▸ **About this exercise**
Please take the records that follow and repeat exactly the lines starting with the line with "(4) a1 + a4 < 10" and going on through the line with "(17) a5 ≠ 5".

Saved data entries
========

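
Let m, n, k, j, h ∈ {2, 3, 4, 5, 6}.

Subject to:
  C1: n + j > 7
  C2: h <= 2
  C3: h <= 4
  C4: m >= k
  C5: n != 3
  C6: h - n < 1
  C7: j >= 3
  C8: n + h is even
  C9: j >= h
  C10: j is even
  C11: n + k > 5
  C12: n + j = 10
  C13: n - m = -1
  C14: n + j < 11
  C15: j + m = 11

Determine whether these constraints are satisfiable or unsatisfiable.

Satisfiable

Setting (m, n, k, j, h) = (5, 4, 3, 6, 2) satisfies everything: constraint 1: n + j = 10; constraint 6: h - n = -2; constraint 11: n + k = 7, and the others follow.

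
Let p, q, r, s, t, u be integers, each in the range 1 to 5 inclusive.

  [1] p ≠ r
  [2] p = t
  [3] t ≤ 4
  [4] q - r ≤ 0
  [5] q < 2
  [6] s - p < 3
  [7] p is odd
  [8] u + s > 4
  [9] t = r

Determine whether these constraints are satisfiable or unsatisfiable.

From constraints 2 and 9, p = t = r, so p = r. But constraint 1 says p ≠ r. Contradiction.

Unsatisfiable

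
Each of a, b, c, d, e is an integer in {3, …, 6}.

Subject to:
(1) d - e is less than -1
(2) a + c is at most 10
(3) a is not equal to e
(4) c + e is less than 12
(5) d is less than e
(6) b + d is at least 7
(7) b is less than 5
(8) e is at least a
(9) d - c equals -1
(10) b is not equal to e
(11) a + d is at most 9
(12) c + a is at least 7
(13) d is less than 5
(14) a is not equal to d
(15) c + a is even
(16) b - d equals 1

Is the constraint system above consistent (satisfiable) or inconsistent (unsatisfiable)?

Satisfiable

Try a = 4, b = 4, c = 4, d = 3, e = 5.
Check constraint 1: d - e = -2; constraint 2: a + c = 8. The remaining constraints are straightforward to verify.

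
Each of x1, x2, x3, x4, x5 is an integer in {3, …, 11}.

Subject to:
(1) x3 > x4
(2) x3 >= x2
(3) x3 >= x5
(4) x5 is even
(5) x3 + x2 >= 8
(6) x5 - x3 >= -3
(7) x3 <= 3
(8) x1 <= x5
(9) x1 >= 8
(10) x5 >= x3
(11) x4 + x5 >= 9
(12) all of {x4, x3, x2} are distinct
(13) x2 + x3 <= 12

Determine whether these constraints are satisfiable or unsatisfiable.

Unsatisfiable

From constraints 8 and 9: x5 ≥ x1 and x1 ≥ 8, so x5 ≥ 8. From constraints 3 and 7: x5 ≤ x3 and x3 ≤ 3, so x5 ≤ 3. But 3 < 8, so no value of x5 works.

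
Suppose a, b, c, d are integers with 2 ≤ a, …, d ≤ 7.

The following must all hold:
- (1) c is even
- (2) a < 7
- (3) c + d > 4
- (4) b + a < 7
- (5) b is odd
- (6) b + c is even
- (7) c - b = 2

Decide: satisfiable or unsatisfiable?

Unsatisfiable

Constraint 5 makes b odd and constraint 1 makes c even, so b + c must be odd. Constraint 6 says b + c is even — contradiction.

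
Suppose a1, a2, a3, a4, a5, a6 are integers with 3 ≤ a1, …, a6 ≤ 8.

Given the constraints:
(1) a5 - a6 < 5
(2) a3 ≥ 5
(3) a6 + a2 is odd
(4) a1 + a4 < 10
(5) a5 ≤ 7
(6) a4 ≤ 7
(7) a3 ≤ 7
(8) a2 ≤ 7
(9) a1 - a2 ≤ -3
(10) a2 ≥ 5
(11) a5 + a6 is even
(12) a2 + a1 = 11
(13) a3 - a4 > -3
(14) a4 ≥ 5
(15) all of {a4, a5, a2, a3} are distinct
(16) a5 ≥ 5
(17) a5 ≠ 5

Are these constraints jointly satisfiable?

Unsatisfiable

Constraints 2, 5, 6, 7, 8, 10, 14, and 16 confine each of a4, a5, a2, a3 to the 3 values {5, …, 7}.
Constraint 15 requires all 4 of them to be distinct, but only 3 values are available — impossible by the pigeonhole principle.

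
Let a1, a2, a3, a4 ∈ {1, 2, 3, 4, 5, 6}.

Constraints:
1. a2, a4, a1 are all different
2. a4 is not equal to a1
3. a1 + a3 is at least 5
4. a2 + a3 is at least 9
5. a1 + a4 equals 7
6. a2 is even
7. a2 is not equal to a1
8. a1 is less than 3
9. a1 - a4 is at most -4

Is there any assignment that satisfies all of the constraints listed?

Take a1 = 1, a2 = 4, a3 = 6, a4 = 6. Then constraint 3: a1 + a3 = 7; constraint 4: a2 + a3 = 10, and every other listed constraint is also met.

Satisfiable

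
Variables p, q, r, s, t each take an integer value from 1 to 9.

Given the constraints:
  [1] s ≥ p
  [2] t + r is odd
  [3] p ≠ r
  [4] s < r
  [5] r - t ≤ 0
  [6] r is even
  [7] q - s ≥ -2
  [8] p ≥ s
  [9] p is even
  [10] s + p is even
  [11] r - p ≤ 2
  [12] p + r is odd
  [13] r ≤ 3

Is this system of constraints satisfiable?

Constraint 9 makes p even and constraint 6 makes r even, so p + r must be even. Constraint 12 says p + r is odd — contradiction.

Unsatisfiable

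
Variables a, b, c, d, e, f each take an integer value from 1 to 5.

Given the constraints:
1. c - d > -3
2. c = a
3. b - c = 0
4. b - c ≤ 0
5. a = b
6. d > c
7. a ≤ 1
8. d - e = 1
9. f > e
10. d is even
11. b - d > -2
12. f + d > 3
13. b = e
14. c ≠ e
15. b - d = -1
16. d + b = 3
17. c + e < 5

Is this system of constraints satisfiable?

Unsatisfiable

From constraints 2, 5, and 13, c = a = b = e, so c = e. But constraint 14 says c ≠ e. Contradiction.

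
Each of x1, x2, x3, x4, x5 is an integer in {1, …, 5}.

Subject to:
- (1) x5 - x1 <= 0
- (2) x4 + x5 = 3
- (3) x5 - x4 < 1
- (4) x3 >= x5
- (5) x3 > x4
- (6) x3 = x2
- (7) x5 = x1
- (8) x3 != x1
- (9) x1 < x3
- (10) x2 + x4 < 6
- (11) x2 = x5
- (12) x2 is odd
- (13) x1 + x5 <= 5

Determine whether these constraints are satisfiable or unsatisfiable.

From constraints 6, 7, and 11, x3 = x2 = x5 = x1, so x3 = x1. But constraint 8 says x3 ≠ x1. Contradiction.

Unsatisfiable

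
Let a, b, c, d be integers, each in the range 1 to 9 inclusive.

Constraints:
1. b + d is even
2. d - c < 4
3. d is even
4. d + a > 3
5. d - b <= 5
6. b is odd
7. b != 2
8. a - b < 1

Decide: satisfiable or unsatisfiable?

Constraint 6 makes b odd and constraint 3 makes d even, so b + d must be odd. Constraint 1 says b + d is even — contradiction.

Unsatisfiable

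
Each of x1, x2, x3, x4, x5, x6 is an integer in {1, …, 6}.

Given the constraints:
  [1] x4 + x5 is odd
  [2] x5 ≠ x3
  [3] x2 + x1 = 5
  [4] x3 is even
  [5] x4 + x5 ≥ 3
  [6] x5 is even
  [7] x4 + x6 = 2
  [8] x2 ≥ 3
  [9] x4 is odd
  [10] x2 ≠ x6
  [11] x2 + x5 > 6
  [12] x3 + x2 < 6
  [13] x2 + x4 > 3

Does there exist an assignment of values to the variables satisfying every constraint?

Satisfiable

Setting (x1, x2, x3, x4, x5, x6) = (2, 3, 2, 1, 4, 1) satisfies everything: constraint 3: x2 + x1 = 5; constraint 5: x4 + x5 = 5; constraint 7: x4 + x6 = 2, and the others follow.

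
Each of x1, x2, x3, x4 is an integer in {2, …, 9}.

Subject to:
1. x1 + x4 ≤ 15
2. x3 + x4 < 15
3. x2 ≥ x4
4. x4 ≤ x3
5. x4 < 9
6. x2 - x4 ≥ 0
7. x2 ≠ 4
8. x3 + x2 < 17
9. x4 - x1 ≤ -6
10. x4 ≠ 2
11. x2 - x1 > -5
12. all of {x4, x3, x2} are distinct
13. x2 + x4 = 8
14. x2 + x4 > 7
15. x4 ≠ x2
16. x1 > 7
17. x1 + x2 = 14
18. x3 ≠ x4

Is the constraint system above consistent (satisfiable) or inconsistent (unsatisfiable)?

Satisfiable

Take x1 = 9, x2 = 5, x3 = 9, x4 = 3. Then constraint 1: x1 + x4 = 12; constraint 2: x3 + x4 = 12, and every other listed constraint is also met.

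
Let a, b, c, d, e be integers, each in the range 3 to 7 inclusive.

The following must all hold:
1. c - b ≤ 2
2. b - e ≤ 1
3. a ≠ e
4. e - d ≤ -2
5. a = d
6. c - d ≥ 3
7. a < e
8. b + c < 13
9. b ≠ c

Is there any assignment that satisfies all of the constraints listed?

Constraints 1, 2, 4, and 6 give e − b ≥ -1, b − c ≥ -2, c − d ≥ 3, d − e ≥ 2.
Adding all 4 inequalities: the left sides telescope to 0, and the right sides sum to (-1) + (-2) + 3 + 2 = 2. So 0 ≥ 2, which is false.

Unsatisfiable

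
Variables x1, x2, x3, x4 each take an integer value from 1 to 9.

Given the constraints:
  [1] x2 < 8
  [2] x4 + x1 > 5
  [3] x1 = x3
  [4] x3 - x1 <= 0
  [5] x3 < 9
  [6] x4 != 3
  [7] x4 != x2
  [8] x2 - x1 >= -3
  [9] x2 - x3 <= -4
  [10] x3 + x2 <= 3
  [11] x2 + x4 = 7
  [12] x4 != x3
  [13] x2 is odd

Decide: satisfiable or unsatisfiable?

Constraints 4, 8, and 9 give x3 − x2 ≥ 4, x2 − x1 ≥ -3, x1 − x3 ≥ 0.
Adding all 3 inequalities: the left sides telescope to 0, and the right sides sum to 4 + (-3) + 0 = 1. So 0 ≥ 1, which is false.

Unsatisfiable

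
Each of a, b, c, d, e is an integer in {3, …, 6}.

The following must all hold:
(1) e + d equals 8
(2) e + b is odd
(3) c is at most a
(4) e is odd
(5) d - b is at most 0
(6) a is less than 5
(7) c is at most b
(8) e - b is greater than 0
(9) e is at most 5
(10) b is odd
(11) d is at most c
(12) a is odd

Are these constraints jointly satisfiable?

Unsatisfiable

Constraint 4 makes e odd and constraint 10 makes b odd, so e + b must be even. Constraint 2 says e + b is odd — contradiction.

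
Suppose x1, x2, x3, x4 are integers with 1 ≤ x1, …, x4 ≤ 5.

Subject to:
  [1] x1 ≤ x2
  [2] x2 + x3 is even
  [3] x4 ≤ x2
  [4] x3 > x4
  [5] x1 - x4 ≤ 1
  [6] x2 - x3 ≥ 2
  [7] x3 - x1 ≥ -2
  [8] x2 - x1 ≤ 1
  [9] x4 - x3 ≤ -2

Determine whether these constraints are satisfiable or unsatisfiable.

Constraints 5, 6, 8, and 9 give x2 − x3 ≥ 2, x3 − x4 ≥ 2, x4 − x1 ≥ -1, x1 − x2 ≥ -1.
Adding all 4 inequalities: the left sides telescope to 0, and the right sides sum to 2 + 2 + (-1) + (-1) = 2. So 0 ≥ 2, which is false.

Unsatisfiable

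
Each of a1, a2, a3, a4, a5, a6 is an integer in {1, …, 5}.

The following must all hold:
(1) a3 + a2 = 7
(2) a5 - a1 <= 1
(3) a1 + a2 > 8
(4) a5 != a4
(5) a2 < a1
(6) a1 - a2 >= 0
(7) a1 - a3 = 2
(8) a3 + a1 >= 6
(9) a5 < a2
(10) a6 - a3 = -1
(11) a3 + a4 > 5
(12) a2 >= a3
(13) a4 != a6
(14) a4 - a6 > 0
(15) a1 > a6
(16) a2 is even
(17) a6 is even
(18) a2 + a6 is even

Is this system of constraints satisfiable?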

========

▸ **Solution to the problem**
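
(4) a1 + a4 < 10
(5) a5 ≤ 7
(6) a4 ≤ 7
(7) a3 ≤ 7
(8) a2 ≤ 7
(9) a1 - a2 ≤ -3
(10) a2 ≥ 5
(11) a5 + a6 is even
(12) a2 + a1 = 11
(13) a3 - a4 > -3
(14) a4 ≥ 5
(15) all of {a4, a5, a2, a3} are distinct
(16) a5 ≥ 5
(17) a5 ≠ 5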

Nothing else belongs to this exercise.